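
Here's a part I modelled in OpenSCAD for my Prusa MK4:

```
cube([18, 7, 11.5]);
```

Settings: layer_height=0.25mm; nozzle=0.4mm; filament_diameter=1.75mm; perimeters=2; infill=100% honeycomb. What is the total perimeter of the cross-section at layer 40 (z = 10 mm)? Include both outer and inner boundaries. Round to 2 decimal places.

50.00 mm

At z = 10 mm: the 18×7 cube contributes its full rectangle (perimeter 50.00 mm). Overall, the cross-section is a single solid region. Total boundary length (outer) = 50.00 mm.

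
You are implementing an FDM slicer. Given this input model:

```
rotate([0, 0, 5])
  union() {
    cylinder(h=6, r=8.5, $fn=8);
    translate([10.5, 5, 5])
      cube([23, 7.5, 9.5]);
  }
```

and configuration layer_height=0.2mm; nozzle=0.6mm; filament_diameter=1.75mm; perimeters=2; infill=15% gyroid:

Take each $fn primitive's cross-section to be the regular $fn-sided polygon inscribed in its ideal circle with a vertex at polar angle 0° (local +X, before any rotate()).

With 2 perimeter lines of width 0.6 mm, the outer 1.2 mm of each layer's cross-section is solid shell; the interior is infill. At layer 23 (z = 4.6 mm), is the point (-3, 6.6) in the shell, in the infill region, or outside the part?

At z = 4.6 mm: the r=8.5 cylinder gives a regular 8-gon of circumradius 8.5 (constant along its height); the cube at (10.5, 5) does not reach this height (z outside [5, 14.5]); Merging all regions: only the r=8.5 cylinder is present, so the union is just that shape — 1 connected region; (whole slice rotated 5° about Z — lengths, areas and connectivity unchanged). Overall, the cross-section is a single solid region. Undo the 5° rotation: the query point maps to (-2.413, 6.836) in the un-rotated model frame. The nearest boundary edge runs (0.00, 8.50)→(-6.01, 6.01); distance from the point to it = 0.61 mm. The point is inside the cross-section, 0.61 mm from the nearest boundary — within the 1.2 mm shell band (2 × 0.6).

shell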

━━━━━━━━━━━━━━━━━━━━━━━━━━━━━━

Copy range, inclusive: the line holding "You are implementing" to the line holding "and configuration layer_height=0.2mm;". Reproduce exactly those lines of the records above and no others.

Written solution >>
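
You are implementing an FDM slicer. Given this input model:

```
rotate([0, 0, 5])
  union() {
    cylinder(h=6, r=8.5, $fn=8);
    translate([10.5, 5, 5])
      cube([23, 7.5, 9.5]);
  }
```

and configuration layer_height=0.2mm; nozzle=0.6mm; filament_diameter=1.75mm; perimeters=2; infill=15% gyroid: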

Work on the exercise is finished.